TASK TO CARRY OUT – Reproduce, from the lines below, exactly the stretch that begins at the line containing "A core stage" and ends at the line containing "mass | Isp |", both included.

■ ■ ■ ■ ■

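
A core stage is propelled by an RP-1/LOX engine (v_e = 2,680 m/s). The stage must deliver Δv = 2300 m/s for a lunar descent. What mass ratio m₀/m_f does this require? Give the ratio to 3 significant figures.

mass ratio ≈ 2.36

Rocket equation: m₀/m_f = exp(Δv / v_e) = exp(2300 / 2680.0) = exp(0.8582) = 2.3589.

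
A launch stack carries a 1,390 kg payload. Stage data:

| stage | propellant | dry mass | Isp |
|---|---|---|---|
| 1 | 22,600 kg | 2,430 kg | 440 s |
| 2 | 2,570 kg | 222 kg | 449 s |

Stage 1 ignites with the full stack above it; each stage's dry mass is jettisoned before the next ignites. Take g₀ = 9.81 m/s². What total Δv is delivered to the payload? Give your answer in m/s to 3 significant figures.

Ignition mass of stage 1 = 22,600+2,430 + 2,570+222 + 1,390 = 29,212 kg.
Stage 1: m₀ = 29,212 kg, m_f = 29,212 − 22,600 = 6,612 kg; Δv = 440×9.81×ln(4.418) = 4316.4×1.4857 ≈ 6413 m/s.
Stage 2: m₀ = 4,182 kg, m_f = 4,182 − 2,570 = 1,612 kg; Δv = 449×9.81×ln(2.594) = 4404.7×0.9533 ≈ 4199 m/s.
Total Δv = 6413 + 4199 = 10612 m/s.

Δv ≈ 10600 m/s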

■ ■ ■ ■ ■

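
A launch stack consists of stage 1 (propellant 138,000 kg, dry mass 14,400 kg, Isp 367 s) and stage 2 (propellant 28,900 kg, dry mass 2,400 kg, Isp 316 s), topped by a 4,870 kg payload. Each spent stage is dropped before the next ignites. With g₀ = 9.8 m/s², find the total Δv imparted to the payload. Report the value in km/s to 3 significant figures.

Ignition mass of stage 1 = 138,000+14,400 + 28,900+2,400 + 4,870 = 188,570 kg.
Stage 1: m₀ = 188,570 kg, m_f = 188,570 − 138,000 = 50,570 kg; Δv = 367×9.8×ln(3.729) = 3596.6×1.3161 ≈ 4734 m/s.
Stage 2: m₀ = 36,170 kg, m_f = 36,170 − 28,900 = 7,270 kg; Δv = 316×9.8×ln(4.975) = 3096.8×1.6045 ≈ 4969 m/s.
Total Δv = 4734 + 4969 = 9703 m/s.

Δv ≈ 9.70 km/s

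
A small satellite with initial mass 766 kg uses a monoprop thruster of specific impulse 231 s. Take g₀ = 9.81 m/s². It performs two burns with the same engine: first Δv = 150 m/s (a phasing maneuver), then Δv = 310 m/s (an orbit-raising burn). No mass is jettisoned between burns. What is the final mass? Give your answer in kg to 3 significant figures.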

■ ■ ■ ■ ■

TASK RESPONSE –
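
A core stage is propelled by an RP-1/LOX engine (v_e = 2,680 m/s). The stage must deliver Δv = 2300 m/s for a lunar descent. What mass ratio m₀/m_f does this require? Give the ratio to 3 significant figures.

mass ratio ≈ 2.36

Rocket equation: m₀/m_f = exp(Δv / v_e) = exp(2300 / 2680.0) = exp(0.8582) = 2.3589.

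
A launch stack carries a 1,390 kg payload. Stage data:

| stage | propellant | dry mass | Isp |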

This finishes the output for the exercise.